#### Work required
Write out all the data again, exactly as shown.

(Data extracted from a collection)
════════
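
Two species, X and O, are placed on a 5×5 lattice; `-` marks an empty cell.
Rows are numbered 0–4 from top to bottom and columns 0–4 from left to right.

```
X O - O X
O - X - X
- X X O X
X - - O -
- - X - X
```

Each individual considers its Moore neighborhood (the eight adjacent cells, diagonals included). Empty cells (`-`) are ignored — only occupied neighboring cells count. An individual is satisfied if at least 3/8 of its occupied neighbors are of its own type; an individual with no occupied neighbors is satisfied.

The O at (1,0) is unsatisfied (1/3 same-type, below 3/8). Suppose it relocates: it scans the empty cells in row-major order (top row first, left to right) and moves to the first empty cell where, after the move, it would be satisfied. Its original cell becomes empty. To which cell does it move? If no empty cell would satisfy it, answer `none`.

(0,2)

Vacating (1,0). Empty cells in order:
  (0,2): 2/3 same-type → satisfied — stop here.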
════════
#### Reply
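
Two species, X and O, are placed on a 5×5 lattice; `-` marks an empty cell.
Rows are numbered 0–4 from top to bottom and columns 0–4 from left to right.

```
X O - O X
O - X - X
- X X O X
X - - O -
- - X - X
```

Each individual considers its Moore neighborhood (the eight adjacent cells, diagonals included). Empty cells (`-`) are ignored — only occupied neighboring cells count. An individual is satisfied if at least 3/8 of its occupied neighbors are of its own type; an individual with no occupied neighbors is satisfied.

The O at (1,0) is unsatisfied (1/3 same-type, below 3/8). Suppose it relocates: it scans the empty cells in row-major order (top row first, left to right) and moves to the first empty cell where, after the move, it would be satisfied. Its original cell becomes empty. To which cell does it move? If no empty cell would satisfy it, answer `none`.

(0,2)

Vacating (1,0). Empty cells in order:
  (0,2): 2/3 same-type → satisfied — stop here.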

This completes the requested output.